• Exercise details: Below are records; reproduce exactly the lines from the one that has "live load L = 26.84 kN/m" through the one that has "What is the", ends included, and nothing more.

• Collection entries:
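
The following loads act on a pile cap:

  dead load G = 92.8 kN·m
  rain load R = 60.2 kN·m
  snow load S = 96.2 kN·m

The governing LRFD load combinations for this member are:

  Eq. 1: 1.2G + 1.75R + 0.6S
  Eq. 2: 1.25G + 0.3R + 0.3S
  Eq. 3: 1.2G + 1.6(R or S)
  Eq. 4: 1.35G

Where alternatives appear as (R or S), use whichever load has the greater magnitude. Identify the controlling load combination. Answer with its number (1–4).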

==

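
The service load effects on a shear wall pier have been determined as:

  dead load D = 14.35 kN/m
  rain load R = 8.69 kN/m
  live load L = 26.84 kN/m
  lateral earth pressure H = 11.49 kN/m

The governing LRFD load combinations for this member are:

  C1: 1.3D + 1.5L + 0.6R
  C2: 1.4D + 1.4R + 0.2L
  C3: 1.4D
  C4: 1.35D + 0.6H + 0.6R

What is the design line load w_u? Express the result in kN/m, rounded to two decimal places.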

• Finished task:
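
  live load L = 26.84 kN/m
  lateral earth pressure H = 11.49 kN/m

The governing LRFD load combinations for this member are:

  C1: 1.3D + 1.5L + 0.6R
  C2: 1.4D + 1.4R + 0.2L
  C3: 1.4D
  C4: 1.35D + 0.6H + 0.6R

What is the design line load w_u? Express the result in kN/m, rounded to two decimal places.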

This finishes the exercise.